Material for this task:
[Start of Attachment]
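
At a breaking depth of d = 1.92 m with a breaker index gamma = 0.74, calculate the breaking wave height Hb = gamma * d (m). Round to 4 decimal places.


Hb = gamma * d
Hb = 0.74 * 1.92
Hb = 1.4208 m

1.4208


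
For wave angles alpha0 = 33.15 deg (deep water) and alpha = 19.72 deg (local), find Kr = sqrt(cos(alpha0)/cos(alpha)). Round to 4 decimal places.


Kr = sqrt(cos(alpha0) / cos(alpha))
cos(33.15) = 0.837242
cos(19.72) = 0.941353
Kr = sqrt(0.837242 / 0.941353)
Kr = sqrt(0.889403)
Kr = 0.9431

0.9431


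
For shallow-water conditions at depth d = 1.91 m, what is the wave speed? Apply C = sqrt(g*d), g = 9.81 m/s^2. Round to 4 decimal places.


Using the shallow-water approximation:
C = sqrt(g * d) = sqrt(9.81 * 1.91)
C = sqrt(18.7371)
C = 4.3286 m/s

4.3286


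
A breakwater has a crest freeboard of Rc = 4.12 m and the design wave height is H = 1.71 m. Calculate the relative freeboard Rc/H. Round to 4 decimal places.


Relative freeboard = Rc / H
= 4.12 / 1.71
= 2.4094

2.4094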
[End of Attachment]
Work to be completed: Return all the lines above exactly as given.

Output of the exercise:
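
At a breaking depth of d = 1.92 m with a breaker index gamma = 0.74, calculate the breaking wave height Hb = gamma * d (m). Round to 4 decimal places.


Hb = gamma * d
Hb = 0.74 * 1.92
Hb = 1.4208 m

1.4208


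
For wave angles alpha0 = 33.15 deg (deep water) and alpha = 19.72 deg (local), find Kr = sqrt(cos(alpha0)/cos(alpha)). Round to 4 decimal places.


Kr = sqrt(cos(alpha0) / cos(alpha))
cos(33.15) = 0.837242
cos(19.72) = 0.941353
Kr = sqrt(0.837242 / 0.941353)
Kr = sqrt(0.889403)
Kr = 0.9431

0.9431


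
For shallow-water conditions at depth d = 1.91 m, what is the wave speed? Apply C = sqrt(g*d), g = 9.81 m/s^2. Round to 4 decimal places.


Using the shallow-water approximation:
C = sqrt(g * d) = sqrt(9.81 * 1.91)
C = sqrt(18.7371)
C = 4.3286 m/s

4.3286


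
A breakwater has a crest freeboard of Rc = 4.12 m and the design wave height is H = 1.71 m. Calculate the relative freeboard Rc/H. Round to 4 decimal places.


Relative freeboard = Rc / H
= 4.12 / 1.71
= 2.4094

2.4094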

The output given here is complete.